▶ TRY IT
Look through the material below and show every line with the word "Compute".

▶ TASK DATA

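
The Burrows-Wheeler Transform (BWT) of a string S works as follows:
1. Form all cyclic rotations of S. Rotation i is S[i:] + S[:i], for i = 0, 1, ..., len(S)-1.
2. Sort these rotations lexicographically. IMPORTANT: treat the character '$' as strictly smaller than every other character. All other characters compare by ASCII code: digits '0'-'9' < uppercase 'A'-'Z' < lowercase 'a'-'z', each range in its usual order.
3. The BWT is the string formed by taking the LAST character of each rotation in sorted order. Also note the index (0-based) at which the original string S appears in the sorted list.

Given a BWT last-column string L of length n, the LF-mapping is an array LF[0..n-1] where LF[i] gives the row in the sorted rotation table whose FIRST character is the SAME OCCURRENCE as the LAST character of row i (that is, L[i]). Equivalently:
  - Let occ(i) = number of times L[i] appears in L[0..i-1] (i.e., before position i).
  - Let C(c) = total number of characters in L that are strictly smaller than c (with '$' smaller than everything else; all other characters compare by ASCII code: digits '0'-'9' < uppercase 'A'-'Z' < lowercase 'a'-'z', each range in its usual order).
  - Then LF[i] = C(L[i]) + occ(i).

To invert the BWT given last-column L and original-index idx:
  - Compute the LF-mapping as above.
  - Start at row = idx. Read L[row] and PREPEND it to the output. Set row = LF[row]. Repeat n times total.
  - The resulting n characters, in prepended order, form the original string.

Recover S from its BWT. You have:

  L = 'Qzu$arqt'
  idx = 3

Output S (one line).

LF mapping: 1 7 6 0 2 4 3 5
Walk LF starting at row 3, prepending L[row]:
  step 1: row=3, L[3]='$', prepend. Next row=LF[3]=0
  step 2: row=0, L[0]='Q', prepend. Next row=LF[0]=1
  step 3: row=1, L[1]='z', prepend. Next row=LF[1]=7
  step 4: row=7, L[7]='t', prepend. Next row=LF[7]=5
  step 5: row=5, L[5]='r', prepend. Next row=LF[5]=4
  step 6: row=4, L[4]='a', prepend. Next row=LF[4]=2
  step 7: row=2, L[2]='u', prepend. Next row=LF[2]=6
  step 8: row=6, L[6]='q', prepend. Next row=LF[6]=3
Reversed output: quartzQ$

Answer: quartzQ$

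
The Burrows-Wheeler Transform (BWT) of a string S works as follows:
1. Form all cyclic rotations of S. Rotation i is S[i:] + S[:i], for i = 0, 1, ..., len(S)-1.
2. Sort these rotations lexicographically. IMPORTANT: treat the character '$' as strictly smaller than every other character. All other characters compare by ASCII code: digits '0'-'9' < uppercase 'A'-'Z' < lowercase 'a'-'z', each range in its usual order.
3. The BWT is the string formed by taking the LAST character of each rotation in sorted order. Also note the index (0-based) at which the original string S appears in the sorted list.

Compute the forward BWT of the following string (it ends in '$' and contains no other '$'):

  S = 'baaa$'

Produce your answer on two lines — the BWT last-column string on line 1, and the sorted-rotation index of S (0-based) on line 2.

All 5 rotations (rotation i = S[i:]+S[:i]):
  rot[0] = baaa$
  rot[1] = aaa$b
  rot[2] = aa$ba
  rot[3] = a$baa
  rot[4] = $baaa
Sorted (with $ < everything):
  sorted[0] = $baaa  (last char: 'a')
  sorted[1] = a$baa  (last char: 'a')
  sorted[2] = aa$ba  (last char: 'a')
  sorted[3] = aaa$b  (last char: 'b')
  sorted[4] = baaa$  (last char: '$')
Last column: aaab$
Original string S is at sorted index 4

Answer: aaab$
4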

▶ SOLUTION
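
  - Compute the LF-mapping as above.
Compute the forward BWT of the following string (it ends in '$' and contains no other '$'):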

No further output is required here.